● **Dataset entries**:
<<<<

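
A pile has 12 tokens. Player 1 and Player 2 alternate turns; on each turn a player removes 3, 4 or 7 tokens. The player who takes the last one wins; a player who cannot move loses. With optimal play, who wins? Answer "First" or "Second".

i:   0  1  2  3  4  5  6  7  8  9 10 11 12
     L  L  L  W  W  W  W  W  W  W  L  L  L
Position 12 is L, so the second player wins.

Second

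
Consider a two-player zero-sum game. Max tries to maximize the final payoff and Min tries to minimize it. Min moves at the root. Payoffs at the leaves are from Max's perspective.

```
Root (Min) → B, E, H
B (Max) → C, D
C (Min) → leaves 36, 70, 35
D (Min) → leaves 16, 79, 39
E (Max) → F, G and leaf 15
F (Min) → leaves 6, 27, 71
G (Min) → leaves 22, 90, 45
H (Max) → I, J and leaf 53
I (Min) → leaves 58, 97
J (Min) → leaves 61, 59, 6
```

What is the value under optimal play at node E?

F: min(6, 27, 71) = 6
G: min(22, 90, 45) = 22
E: max(6, 22, 15) = 22

22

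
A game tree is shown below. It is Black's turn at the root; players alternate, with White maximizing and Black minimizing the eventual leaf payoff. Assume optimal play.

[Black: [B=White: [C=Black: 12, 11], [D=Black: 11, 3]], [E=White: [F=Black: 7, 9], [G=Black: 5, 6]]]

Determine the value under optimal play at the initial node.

C (Black): min(12, 11) = 11
D (Black): min(11, 3) = 3
B (White): max(11, 3) = 11
F (Black): min(7, 9) = 7
G (Black): min(5, 6) = 5
E (White): max(7, 5) = 7
Root (Black): min(11, 7) = 7

7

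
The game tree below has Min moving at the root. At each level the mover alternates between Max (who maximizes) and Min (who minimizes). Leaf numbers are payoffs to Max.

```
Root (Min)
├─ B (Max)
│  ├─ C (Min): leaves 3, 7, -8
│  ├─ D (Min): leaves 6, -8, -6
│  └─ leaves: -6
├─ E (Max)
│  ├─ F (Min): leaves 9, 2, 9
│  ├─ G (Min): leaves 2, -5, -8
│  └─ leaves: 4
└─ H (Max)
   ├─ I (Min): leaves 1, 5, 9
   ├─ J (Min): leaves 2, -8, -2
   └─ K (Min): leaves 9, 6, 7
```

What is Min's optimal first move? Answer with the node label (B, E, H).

C (Min): min(3, 7, -8) = -8
D (Min): min(6, -8, -6) = -8
B (Max): max(-8, -8, -6) = -6
F (Min): min(9, 2, 9) = 2
G (Min): min(2, -5, -8) = -8
E (Max): max(2, -8, 4) = 4
I (Min): min(1, 5, 9) = 1
J (Min): min(2, -8, -2) = -8
K (Min): min(9, 6, 7) = 6
H (Max): max(1, -8, 6) = 6
Root (Min): min(-6, 4, 6) = -6
Min picks the child with the lowest value: B (value -6).

B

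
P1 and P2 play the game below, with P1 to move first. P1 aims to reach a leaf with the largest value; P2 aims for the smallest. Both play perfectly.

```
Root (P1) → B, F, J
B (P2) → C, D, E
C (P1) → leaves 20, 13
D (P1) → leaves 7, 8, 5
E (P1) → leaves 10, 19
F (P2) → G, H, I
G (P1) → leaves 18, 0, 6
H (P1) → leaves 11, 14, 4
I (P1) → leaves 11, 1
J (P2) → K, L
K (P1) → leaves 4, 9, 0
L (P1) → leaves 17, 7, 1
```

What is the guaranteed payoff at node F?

11

G: max(18, 0, 6) = 18
H: max(11, 14, 4) = 14
I: max(11, 1) = 11
F: min(18, 14, 11) = 11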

>>>>

● **Activity**:
Above are the records; reproduce all of them exactly.

● **Exercise result**:
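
A pile has 12 tokens. Player 1 and Player 2 alternate turns; on each turn a player removes 3, 4 or 7 tokens. The player who takes the last one wins; a player who cannot move loses. With optimal play, who wins? Answer "First" or "Second".

i:   0  1  2  3  4  5  6  7  8  9 10 11 12
     L  L  L  W  W  W  W  W  W  W  L  L  L
Position 12 is L, so the second player wins.

Second

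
Consider a two-player zero-sum game. Max tries to maximize the final payoff and Min tries to minimize it. Min moves at the root. Payoffs at the leaves are from Max's perspective.

```
Root (Min) → B, E, H
B (Max) → C, D
C (Min) → leaves 36, 70, 35
D (Min) → leaves 16, 79, 39
E (Max) → F, G and leaf 15
F (Min) → leaves 6, 27, 71
G (Min) → leaves 22, 90, 45
H (Max) → I, J and leaf 53
I (Min) → leaves 58, 97
J (Min) → leaves 61, 59, 6
```

What is the value under optimal play at node E?

F: min(6, 27, 71) = 6
G: min(22, 90, 45) = 22
E: max(6, 22, 15) = 22

22

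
A game tree is shown below. It is Black's turn at the root; players alternate, with White maximizing and Black minimizing the eventual leaf payoff. Assume optimal play.

[Black: [B=White: [C=Black: 12, 11], [D=Black: 11, 3]], [E=White: [F=Black: 7, 9], [G=Black: 5, 6]]]

Determine the value under optimal play at the initial node.

C (Black): min(12, 11) = 11
D (Black): min(11, 3) = 3
B (White): max(11, 3) = 11
F (Black): min(7, 9) = 7
G (Black): min(5, 6) = 5
E (White): max(7, 5) = 7
Root (Black): min(11, 7) = 7

7

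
The game tree below has Min moving at the root. At each level the mover alternates between Max (who maximizes) and Min (who minimizes). Leaf numbers are payoffs to Max.

```
Root (Min)
├─ B (Max)
│  ├─ C (Min): leaves 3, 7, -8
│  ├─ D (Min): leaves 6, -8, -6
│  └─ leaves: -6
├─ E (Max)
│  ├─ F (Min): leaves 9, 2, 9
│  ├─ G (Min): leaves 2, -5, -8
│  └─ leaves: 4
└─ H (Max)
   ├─ I (Min): leaves 1, 5, 9
   ├─ J (Min): leaves 2, -8, -2
   └─ K (Min): leaves 9, 6, 7
```

What is Min's optimal first move? Answer with the node label (B, E, H).

C (Min): min(3, 7, -8) = -8
D (Min): min(6, -8, -6) = -8
B (Max): max(-8, -8, -6) = -6
F (Min): min(9, 2, 9) = 2
G (Min): min(2, -5, -8) = -8
E (Max): max(2, -8, 4) = 4
I (Min): min(1, 5, 9) = 1
J (Min): min(2, -8, -2) = -8
K (Min): min(9, 6, 7) = 6
H (Max): max(1, -8, 6) = 6
Root (Min): min(-6, 4, 6) = -6
Min picks the child with the lowest value: B (value -6).

B

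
P1 and P2 play the game below, with P1 to move first. P1 aims to reach a leaf with the largest value; P2 aims for the smallest. Both play perfectly.

```
Root (P1) → B, F, J
B (P2) → C, D, E
C (P1) → leaves 20, 13
D (P1) → leaves 7, 8, 5
E (P1) → leaves 10, 19
F (P2) → G, H, I
G (P1) → leaves 18, 0, 6
H (P1) → leaves 11, 14, 4
I (P1) → leaves 11, 1
J (P2) → K, L
K (P1) → leaves 4, 9, 0
L (P1) → leaves 17, 7, 1
```

What is the guaranteed payoff at node F?

11

G: max(18, 0, 6) = 18
H: max(11, 14, 4) = 14
I: max(11, 1) = 11
F: min(18, 14, 11) = 11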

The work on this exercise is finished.